Write out, character for character, the line containing "billion | 15.74% |" and all lines after it up to the end of the listing.

________

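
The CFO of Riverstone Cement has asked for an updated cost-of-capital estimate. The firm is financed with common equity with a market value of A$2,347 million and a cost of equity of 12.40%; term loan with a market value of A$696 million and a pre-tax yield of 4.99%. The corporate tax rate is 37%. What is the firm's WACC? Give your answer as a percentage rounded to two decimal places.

10.28%

Total capital V = 2347 + 696 = 3043.
Equity: weight = 2347/3043 = 0.7713; cost = 12.4%.
Term loan: weight = 696/3043 = 0.2287; after-tax cost = 4.99% × (1 − 37%) = 3.1437%.
WACC = 0.7713 × 12.4000% + 0.2287 × 3.1437% = 10.2829%.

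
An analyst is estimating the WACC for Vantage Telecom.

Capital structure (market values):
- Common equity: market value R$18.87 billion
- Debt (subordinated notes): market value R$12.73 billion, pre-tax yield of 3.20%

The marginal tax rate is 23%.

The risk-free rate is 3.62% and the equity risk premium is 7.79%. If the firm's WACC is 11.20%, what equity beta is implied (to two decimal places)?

1.73

Total capital V = 18.87 + 12.73 = 31.6.
Equity weight = 18.87/31.6 = 0.5972.
Subordinated notes weight = 12.73/31.6 = 0.4028.
Debt contribution = 0.4028 × 3.2% × (1 − 23%) = 0.9926%.
Required equity contribution = 11.2% − 0.9926% = 10.2074%  ⇒  Re = 17.0934%.
CAPM: 17.0934% = 3.62% + β × 7.79%  ⇒  β = 1.7296.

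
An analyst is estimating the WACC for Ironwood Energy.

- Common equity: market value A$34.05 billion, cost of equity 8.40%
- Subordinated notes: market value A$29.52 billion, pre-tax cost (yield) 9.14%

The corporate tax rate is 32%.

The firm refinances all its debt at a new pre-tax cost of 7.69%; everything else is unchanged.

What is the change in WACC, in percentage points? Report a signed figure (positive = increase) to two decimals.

-0.46 pp

Current WACC:
Total capital V = 34.05 + 29.52 = 63.57.
Equity: weight = 34.05/63.57 = 0.5356; cost = 8.4%.
Subordinated notes: weight = 29.52/63.57 = 0.4644; after-tax cost = 9.14% × (1 − 32%) = 6.2152%.
WACC = 0.5356 × 8.4000% + 0.4644 × 6.2152% = 7.3854%.
After the change:
Total capital V = 34.05 + 29.52 = 63.57.
Equity: weight = 34.05/63.57 = 0.5356; cost = 8.4%.
Subordinated notes: weight = 29.52/63.57 = 0.4644; after-tax cost = 7.69% × (1 − 32%) = 5.2292%.
WACC = 0.5356 × 8.4000% + 0.4644 × 5.2292% = 6.9276%.
Change in WACC = 6.9276% − 7.3854% = -0.4579 pp.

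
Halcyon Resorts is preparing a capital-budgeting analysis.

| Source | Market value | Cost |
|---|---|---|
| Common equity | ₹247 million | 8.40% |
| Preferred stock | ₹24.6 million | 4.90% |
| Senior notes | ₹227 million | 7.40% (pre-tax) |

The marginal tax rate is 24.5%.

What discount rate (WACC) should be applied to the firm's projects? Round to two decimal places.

Total capital V = 247 + 24.6 + 227 = 498.6.
Equity: weight = 247/498.6 = 0.4954; cost = 8.4%.
Preferred: weight = 24.6/498.6 = 0.0493; cost = 4.9%.
Senior notes: weight = 227/498.6 = 0.4553; after-tax cost = 7.4% × (1 − 24.5%) = 5.5870%.
WACC = 0.4954 × 8.4000% + 0.0493 × 4.9000% + 0.4553 × 5.5870% = 6.9466%.

6.95%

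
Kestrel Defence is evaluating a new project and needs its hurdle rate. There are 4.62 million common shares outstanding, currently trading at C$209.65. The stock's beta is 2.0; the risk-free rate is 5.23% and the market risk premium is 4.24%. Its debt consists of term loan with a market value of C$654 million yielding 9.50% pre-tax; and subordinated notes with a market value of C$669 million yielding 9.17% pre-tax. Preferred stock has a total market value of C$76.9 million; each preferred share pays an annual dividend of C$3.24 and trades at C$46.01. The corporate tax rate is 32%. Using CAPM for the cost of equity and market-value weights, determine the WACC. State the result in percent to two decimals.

Cost of equity via CAPM: Re = 5.23% + 2.0 × 4.24% = 13.7100%.
Cost of preferred: Rp = 3.24 / 46.01 = 7.0419%.
Market value of equity E = 209.65 × 4.62m = 968.583m.
Total capital V = 968.583 + 76.9 + 654 + 669 = 2368.483.
Equity: weight = 968.583/2368.483 = 0.4089; cost = 13.71%.
Preferred: weight = 76.9/2368.483 = 0.0325; cost = 7.0419%.
Term loan: weight = 654/2368.483 = 0.2761; after-tax cost = 9.5% × (1 − 32%) = 6.4600%.
Subordinated notes: weight = 669/2368.483 = 0.2825; after-tax cost = 9.17% × (1 − 32%) = 6.2356%.
WACC = 0.4089 × 13.7100% + 0.0325 × 7.0419% + 0.2761 × 6.4600% + 0.2825 × 6.2356% = 9.3804%.

9.38%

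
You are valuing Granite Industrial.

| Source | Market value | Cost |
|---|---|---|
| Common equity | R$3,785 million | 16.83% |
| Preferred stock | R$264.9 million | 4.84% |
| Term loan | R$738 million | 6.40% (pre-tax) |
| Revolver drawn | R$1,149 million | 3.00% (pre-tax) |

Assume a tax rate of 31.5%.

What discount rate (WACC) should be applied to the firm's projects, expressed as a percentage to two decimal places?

11.89%

Total capital V = 3785 + 264.9 + 738 + 1149 = 5936.9.
Equity: weight = 3785/5936.9 = 0.6375; cost = 16.83%.
Preferred: weight = 264.9/5936.9 = 0.0446; cost = 4.84%.
Term loan: weight = 738/5936.9 = 0.1243; after-tax cost = 6.4% × (1 − 31.5%) = 4.3840%.
Revolver drawn: weight = 1149/5936.9 = 0.1935; after-tax cost = 3% × (1 − 31.5%) = 2.0550%.
WACC = 0.6375 × 16.8300% + 0.0446 × 4.8400% + 0.1243 × 4.3840% + 0.1935 × 2.0550% = 11.8884%.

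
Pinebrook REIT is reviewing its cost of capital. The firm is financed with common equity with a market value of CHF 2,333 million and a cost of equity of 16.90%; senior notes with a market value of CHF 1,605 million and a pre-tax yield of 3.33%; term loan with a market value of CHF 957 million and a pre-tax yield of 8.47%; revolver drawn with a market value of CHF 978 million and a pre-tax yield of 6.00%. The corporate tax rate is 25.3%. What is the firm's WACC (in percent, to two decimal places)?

9.17%

Total capital V = 2333 + 1605 + 957 + 978 = 5873.
Equity: weight = 2333/5873 = 0.3972; cost = 16.9%.
Senior notes: weight = 1605/5873 = 0.2733; after-tax cost = 3.33% × (1 − 25.3%) = 2.4875%.
Term loan: weight = 957/5873 = 0.1629; after-tax cost = 8.47% × (1 − 25.3%) = 6.3271%.
Revolver drawn: weight = 978/5873 = 0.1665; after-tax cost = 6% × (1 − 25.3%) = 4.4820%.
WACC = 0.3972 × 16.9000% + 0.2733 × 2.4875% + 0.1629 × 6.3271% + 0.1665 × 4.4820% = 9.1705%.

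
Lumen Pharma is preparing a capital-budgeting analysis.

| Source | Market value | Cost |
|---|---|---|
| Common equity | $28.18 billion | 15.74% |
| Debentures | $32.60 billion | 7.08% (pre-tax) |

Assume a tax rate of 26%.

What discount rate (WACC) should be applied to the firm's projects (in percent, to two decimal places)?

10.11%

Total capital V = 28.18 + 32.6 = 60.78.
Equity: weight = 28.18/60.78 = 0.4636; cost = 15.74%.
Debentures: weight = 32.6/60.78 = 0.5364; after-tax cost = 7.08% × (1 − 26%) = 5.2392%.
WACC = 0.4636 × 15.7400% + 0.5364 × 5.2392% = 10.1078%.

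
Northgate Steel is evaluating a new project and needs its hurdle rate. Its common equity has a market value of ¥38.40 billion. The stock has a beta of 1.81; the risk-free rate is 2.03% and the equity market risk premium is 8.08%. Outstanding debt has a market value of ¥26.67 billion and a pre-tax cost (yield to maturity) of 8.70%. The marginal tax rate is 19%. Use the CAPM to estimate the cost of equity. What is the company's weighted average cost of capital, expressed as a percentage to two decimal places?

Cost of equity via CAPM: Re = 2.03% + 1.81 × 8.08% = 16.6548%.
Total capital V = 38.4 + 26.67 = 65.07.
Equity: weight = 38.4/65.07 = 0.5901; cost = 16.6548%.
Debt: weight = 26.67/65.07 = 0.4099; after-tax cost = 8.7% × (1 − 19%) = 7.0470%.
WACC = 0.5901 × 16.6548% + 0.4099 × 7.0470% = 12.7169%.

12.72%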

________

• **Response for this exercise**
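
| Common equity | $28.18 billion | 15.74% |
| Debentures | $32.60 billion | 7.08% (pre-tax) |

Assume a tax rate of 26%.

What discount rate (WACC) should be applied to the firm's projects (in percent, to two decimal places)?

10.11%

Total capital V = 28.18 + 32.6 = 60.78.
Equity: weight = 28.18/60.78 = 0.4636; cost = 15.74%.
Debentures: weight = 32.6/60.78 = 0.5364; after-tax cost = 7.08% × (1 − 26%) = 5.2392%.
WACC = 0.4636 × 15.7400% + 0.5364 × 5.2392% = 10.1078%.

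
Northgate Steel is evaluating a new project and needs its hurdle rate. Its common equity has a market value of ¥38.40 billion. The stock has a beta of 1.81; the risk-free rate is 2.03% and the equity market risk premium is 8.08%. Outstanding debt has a market value of ¥26.67 billion and a pre-tax cost (yield to maturity) of 8.70%. The marginal tax rate is 19%. Use the CAPM to estimate the cost of equity. What is the company's weighted average cost of capital, expressed as a percentage to two decimal places?

Cost of equity via CAPM: Re = 2.03% + 1.81 × 8.08% = 16.6548%.
Total capital V = 38.4 + 26.67 = 65.07.
Equity: weight = 38.4/65.07 = 0.5901; cost = 16.6548%.
Debt: weight = 26.67/65.07 = 0.4099; after-tax cost = 8.7% × (1 − 19%) = 7.0470%.
WACC = 0.5901 × 16.6548% + 0.4099 × 7.0470% = 12.7169%.

12.72%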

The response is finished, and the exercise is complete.